» RECORDS FOR PROCESSING
◆ ◆ ◆

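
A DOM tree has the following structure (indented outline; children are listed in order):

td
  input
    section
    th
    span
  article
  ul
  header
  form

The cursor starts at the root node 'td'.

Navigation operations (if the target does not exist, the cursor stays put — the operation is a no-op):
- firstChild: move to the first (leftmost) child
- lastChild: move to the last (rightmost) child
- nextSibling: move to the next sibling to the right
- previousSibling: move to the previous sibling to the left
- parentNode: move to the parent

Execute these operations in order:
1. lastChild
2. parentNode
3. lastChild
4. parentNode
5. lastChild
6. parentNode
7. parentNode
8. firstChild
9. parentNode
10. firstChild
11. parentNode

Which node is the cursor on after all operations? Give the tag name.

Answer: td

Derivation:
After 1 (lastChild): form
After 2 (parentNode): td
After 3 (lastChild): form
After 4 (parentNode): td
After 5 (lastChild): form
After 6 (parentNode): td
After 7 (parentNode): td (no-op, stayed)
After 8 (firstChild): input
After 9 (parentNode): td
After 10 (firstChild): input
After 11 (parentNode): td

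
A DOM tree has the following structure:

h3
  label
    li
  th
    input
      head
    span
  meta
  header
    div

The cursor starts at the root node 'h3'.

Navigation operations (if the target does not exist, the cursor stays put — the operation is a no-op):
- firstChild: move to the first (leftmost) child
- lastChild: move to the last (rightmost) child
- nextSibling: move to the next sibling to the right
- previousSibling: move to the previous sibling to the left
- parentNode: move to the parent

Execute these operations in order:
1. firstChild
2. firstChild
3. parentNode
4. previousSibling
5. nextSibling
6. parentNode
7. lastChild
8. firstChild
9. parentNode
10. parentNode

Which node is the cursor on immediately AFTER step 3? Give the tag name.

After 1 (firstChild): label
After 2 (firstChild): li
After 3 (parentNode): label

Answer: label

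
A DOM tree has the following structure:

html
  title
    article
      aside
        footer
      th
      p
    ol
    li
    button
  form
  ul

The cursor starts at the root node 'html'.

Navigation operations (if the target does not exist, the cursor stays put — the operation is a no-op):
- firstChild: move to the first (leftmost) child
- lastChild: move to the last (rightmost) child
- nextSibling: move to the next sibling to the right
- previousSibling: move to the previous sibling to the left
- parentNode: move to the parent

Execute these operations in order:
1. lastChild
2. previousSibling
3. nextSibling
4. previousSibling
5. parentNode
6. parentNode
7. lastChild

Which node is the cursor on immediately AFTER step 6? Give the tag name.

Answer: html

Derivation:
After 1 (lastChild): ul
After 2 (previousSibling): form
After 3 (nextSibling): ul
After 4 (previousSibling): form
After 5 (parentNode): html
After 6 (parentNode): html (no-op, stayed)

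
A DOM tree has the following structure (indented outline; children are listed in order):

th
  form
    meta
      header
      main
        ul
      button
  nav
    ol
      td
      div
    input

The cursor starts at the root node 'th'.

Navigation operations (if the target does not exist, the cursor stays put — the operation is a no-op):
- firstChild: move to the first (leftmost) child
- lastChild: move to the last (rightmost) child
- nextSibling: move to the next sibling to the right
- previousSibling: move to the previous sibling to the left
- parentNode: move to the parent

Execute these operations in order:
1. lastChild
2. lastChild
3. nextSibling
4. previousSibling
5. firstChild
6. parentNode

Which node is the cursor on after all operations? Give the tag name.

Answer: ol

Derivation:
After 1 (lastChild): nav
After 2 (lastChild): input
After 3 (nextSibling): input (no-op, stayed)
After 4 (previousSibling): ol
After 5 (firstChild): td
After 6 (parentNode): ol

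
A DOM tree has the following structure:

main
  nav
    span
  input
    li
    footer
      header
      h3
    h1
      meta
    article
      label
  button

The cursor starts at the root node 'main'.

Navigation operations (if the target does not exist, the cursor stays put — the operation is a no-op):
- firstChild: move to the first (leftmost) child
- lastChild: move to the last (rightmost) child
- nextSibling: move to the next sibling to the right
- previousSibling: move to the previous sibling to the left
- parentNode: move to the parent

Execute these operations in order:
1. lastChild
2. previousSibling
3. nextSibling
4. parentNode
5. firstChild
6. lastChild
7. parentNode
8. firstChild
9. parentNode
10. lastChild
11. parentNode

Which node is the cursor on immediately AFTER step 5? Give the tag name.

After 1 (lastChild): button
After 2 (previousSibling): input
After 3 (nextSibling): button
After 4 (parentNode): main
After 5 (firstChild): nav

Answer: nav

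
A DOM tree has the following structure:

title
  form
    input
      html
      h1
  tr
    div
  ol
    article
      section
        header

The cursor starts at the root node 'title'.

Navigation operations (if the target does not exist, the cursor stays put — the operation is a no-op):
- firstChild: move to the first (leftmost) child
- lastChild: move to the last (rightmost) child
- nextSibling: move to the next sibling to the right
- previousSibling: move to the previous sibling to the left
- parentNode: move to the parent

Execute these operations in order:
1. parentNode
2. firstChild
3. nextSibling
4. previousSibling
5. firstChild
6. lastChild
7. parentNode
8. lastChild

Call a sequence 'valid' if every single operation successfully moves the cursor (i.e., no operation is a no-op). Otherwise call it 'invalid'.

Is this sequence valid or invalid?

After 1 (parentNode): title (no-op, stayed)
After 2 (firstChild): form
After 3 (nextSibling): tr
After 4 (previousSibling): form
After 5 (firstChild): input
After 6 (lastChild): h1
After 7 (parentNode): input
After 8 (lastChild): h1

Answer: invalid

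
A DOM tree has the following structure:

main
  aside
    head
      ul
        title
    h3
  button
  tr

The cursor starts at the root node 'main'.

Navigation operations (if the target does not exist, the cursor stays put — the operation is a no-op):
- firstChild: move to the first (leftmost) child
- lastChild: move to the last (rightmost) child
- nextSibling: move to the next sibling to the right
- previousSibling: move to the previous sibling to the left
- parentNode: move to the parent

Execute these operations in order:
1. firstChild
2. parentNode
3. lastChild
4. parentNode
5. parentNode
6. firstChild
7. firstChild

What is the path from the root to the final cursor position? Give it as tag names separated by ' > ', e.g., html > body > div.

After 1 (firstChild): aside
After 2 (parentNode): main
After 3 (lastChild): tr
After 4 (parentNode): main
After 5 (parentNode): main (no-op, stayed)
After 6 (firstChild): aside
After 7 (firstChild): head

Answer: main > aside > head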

◆ ◆ ◆

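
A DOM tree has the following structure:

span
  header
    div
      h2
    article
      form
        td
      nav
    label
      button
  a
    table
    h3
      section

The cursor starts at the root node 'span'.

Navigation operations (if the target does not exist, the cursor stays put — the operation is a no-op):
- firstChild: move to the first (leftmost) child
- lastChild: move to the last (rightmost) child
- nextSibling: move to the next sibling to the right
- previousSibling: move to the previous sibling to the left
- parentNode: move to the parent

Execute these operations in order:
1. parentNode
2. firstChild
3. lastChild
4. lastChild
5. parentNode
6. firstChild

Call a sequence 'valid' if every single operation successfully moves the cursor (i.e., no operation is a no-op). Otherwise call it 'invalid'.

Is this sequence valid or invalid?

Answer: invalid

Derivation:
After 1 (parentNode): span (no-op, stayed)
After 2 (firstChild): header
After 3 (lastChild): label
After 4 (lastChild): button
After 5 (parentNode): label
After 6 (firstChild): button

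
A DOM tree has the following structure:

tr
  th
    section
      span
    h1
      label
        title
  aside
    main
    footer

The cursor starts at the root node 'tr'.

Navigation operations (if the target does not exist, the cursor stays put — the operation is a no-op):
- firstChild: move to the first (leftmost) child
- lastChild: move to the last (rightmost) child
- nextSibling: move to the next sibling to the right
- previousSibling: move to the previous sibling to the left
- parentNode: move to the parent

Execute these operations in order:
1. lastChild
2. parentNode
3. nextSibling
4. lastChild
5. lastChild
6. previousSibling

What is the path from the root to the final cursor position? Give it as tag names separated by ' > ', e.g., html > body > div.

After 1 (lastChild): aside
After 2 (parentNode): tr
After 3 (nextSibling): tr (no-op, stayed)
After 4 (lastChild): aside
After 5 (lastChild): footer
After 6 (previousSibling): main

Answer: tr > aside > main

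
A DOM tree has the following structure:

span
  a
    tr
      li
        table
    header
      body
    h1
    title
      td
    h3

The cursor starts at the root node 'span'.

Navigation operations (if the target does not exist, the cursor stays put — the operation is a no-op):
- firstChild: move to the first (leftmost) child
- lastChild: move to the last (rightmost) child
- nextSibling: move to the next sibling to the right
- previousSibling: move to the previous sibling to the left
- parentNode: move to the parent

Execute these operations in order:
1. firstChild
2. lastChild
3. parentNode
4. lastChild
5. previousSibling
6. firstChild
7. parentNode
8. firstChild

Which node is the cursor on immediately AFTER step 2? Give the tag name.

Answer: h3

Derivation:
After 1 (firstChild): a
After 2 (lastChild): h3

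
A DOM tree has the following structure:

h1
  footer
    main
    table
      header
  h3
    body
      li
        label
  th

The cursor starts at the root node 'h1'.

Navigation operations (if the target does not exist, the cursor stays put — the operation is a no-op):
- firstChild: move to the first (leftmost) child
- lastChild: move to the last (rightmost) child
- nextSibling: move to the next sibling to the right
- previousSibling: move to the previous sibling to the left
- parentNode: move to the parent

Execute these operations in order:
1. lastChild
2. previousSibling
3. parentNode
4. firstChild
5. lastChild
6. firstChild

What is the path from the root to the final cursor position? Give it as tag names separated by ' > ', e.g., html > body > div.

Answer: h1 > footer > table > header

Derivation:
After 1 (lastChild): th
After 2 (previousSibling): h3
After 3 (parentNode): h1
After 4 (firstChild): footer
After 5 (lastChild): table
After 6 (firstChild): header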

◆ ◆ ◆

» TASK BRIEF
Using the data above, copy each line that contains "starts".

» TASK ANSWER
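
The cursor starts at the root node 'td'.
The cursor starts at the root node 'h3'.
The cursor starts at the root node 'html'.
The cursor starts at the root node 'th'.
The cursor starts at the root node 'main'.
The cursor starts at the root node 'title'.
The cursor starts at the root node 'main'.
The cursor starts at the root node 'span'.
The cursor starts at the root node 'tr'.
The cursor starts at the root node 'span'.
The cursor starts at the root node 'h1'.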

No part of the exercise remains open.